◆ What is being asked
Using the listing below, copy every line that mentions "shown".
** Given entries follows **
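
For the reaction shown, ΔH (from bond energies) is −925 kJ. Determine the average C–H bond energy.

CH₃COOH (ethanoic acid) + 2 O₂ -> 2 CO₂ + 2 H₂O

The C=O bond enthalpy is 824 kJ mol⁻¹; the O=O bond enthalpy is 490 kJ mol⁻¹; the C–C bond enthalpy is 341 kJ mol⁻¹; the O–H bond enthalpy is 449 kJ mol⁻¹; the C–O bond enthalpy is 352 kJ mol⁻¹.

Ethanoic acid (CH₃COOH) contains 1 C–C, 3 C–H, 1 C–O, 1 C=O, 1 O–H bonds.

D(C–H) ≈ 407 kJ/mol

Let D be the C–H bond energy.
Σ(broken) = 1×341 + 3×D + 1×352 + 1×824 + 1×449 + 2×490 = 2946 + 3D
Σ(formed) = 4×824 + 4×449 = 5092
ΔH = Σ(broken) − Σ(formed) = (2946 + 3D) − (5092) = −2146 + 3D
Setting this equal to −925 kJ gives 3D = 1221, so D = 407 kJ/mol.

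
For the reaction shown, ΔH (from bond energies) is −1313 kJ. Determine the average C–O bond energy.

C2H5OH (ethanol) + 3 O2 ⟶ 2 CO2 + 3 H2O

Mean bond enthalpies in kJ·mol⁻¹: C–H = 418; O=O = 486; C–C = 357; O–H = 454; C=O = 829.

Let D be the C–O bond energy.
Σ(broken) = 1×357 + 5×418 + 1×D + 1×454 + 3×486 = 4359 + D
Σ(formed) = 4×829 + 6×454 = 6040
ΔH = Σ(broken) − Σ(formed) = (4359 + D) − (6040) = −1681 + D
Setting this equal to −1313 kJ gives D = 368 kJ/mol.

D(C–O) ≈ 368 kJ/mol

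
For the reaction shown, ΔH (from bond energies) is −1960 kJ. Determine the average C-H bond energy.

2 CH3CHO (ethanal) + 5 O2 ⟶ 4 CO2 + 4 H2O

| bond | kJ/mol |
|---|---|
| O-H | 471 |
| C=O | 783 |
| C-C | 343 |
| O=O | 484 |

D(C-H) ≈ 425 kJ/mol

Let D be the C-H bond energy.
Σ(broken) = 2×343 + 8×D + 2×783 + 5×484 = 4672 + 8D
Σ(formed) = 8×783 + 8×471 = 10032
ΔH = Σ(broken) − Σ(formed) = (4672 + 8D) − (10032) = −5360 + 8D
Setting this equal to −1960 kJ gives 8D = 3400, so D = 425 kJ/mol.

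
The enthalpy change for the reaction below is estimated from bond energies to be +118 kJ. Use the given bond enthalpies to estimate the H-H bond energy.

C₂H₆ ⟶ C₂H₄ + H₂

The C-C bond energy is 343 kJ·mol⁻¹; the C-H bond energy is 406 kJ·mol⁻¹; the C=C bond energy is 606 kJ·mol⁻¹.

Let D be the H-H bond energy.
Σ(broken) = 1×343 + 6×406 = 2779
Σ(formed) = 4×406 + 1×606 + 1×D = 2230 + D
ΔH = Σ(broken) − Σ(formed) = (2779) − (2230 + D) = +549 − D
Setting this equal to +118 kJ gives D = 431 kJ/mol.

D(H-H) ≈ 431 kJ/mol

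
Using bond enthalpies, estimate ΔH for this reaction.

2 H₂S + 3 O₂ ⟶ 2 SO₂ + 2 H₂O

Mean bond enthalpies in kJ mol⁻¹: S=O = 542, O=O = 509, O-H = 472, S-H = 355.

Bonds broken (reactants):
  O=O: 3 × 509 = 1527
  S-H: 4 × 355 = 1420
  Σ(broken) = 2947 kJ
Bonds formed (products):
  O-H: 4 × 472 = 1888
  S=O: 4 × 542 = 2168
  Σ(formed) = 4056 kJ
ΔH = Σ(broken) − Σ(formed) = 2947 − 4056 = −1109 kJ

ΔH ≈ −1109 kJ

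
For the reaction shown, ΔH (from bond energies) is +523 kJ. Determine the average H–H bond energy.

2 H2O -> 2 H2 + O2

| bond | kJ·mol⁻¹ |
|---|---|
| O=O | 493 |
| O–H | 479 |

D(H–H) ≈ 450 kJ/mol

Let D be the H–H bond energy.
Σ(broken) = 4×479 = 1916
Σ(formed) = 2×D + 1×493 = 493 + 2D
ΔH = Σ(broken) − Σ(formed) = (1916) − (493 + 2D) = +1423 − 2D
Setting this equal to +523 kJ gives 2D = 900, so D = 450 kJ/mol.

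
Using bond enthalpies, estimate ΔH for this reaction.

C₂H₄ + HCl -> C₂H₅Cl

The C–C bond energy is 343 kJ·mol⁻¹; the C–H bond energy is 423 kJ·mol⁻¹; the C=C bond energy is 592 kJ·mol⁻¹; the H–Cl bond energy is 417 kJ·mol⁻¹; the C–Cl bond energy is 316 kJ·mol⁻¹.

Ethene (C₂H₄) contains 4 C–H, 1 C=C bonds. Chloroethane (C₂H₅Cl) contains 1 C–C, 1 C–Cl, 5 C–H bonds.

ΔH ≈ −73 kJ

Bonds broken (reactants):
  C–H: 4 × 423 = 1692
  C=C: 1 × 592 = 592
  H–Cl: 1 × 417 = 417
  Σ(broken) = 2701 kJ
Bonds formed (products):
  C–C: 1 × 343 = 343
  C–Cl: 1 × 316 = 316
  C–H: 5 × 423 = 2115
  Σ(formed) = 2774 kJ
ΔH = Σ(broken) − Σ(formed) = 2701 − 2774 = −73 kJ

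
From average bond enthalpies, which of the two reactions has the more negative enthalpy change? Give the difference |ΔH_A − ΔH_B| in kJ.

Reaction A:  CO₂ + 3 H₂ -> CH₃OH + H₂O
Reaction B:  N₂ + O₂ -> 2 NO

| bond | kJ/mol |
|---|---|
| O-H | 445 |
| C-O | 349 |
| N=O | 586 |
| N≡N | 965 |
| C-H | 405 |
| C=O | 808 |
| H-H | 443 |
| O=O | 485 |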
** End of Given entries **
◆ Answer space
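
For the reaction shown, ΔH (from bond energies) is −925 kJ. Determine the average C–H bond energy.
For the reaction shown, ΔH (from bond energies) is −1313 kJ. Determine the average C–O bond energy.
For the reaction shown, ΔH (from bond energies) is −1960 kJ. Determine the average C-H bond energy.
For the reaction shown, ΔH (from bond energies) is +523 kJ. Determine the average H–H bond energy.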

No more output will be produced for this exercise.